**TASK PROMPT:**
From the entries below, reproduce exactly the line containing "The 153 bp circular", the line containing "The plasmid is", and every line in between, with nothing added.

**Source data:**
== Segment start ==

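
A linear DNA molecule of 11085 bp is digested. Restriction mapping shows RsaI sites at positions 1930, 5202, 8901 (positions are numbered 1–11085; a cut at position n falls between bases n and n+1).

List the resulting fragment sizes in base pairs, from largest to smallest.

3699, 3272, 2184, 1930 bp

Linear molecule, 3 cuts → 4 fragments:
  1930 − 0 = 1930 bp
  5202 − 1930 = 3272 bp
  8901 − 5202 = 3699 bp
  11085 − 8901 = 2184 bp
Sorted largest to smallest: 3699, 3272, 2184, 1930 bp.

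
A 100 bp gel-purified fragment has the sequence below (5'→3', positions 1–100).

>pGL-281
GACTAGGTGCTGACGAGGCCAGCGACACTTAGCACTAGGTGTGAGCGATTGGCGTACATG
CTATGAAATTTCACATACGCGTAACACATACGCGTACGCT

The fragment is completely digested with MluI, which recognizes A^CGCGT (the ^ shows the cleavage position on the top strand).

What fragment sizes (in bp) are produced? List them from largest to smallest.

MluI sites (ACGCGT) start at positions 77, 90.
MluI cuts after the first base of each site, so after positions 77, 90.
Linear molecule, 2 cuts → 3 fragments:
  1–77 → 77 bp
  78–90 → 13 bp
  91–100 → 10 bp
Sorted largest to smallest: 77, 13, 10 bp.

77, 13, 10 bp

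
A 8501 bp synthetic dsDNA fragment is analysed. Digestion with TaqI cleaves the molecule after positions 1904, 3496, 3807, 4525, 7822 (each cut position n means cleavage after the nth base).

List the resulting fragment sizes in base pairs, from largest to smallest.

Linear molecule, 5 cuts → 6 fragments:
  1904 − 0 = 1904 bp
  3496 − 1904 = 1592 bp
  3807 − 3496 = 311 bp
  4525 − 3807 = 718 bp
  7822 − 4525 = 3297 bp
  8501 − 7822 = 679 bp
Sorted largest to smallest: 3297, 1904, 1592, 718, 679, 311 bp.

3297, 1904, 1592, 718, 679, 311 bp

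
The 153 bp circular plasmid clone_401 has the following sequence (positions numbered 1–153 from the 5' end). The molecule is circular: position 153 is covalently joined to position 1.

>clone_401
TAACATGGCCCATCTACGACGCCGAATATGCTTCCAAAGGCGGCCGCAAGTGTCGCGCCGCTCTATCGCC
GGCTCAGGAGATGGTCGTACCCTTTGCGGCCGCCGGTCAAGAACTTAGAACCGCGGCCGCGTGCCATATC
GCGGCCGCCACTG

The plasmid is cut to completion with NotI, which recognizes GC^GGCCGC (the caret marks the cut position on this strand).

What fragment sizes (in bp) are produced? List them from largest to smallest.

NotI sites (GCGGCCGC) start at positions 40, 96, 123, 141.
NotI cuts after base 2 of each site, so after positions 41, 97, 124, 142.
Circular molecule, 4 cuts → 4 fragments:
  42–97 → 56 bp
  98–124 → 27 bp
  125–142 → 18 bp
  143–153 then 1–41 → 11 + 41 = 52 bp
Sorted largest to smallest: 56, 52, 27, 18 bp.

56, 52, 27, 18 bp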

== Segment end ==
== Segment start ==

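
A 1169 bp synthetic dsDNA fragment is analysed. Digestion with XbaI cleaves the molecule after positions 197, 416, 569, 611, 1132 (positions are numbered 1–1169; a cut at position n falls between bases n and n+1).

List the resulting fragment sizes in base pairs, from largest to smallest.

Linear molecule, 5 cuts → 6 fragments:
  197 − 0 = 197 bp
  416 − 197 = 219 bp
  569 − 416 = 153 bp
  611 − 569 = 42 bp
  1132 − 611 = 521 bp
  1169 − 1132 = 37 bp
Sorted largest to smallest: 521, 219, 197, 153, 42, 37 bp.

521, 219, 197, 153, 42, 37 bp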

== Segment end ==

**RESULT FOR THIS TASK:**
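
The 153 bp circular plasmid clone_401 has the following sequence (positions numbered 1–153 from the 5' end). The molecule is circular: position 153 is covalently joined to position 1.

>clone_401
TAACATGGCCCATCTACGACGCCGAATATGCTTCCAAAGGCGGCCGCAAGTGTCGCGCCGCTCTATCGCC
GGCTCAGGAGATGGTCGTACCCTTTGCGGCCGCCGGTCAAGAACTTAGAACCGCGGCCGCGTGCCATATC
GCGGCCGCCACTG

The plasmid is cut to completion with NotI, which recognizes GC^GGCCGC (the caret marks the cut position on this strand).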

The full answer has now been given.